Task brief => Could you set down the lines below, from the one containing "A core stage" through the final line, exactly as written?

Data for processing =>

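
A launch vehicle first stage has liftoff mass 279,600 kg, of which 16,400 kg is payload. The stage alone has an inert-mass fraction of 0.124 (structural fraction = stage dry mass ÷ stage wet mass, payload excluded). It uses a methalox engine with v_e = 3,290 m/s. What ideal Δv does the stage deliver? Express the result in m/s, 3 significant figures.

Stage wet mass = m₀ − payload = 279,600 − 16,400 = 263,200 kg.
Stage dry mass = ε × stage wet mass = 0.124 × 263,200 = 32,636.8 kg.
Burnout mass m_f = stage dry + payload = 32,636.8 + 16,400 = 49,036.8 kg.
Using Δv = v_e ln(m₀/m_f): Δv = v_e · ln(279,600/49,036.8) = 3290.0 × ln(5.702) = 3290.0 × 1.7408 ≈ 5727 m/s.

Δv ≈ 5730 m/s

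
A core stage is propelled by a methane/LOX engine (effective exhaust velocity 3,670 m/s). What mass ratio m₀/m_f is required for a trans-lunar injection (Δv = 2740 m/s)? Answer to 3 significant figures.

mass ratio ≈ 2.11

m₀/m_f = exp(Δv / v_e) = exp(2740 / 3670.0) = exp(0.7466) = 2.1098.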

Your solution =>
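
A core stage is propelled by a methane/LOX engine (effective exhaust velocity 3,670 m/s). What mass ratio m₀/m_f is required for a trans-lunar injection (Δv = 2740 m/s)? Answer to 3 significant figures.

mass ratio ≈ 2.11

m₀/m_f = exp(Δv / v_e) = exp(2740 / 3670.0) = exp(0.7466) = 2.1098.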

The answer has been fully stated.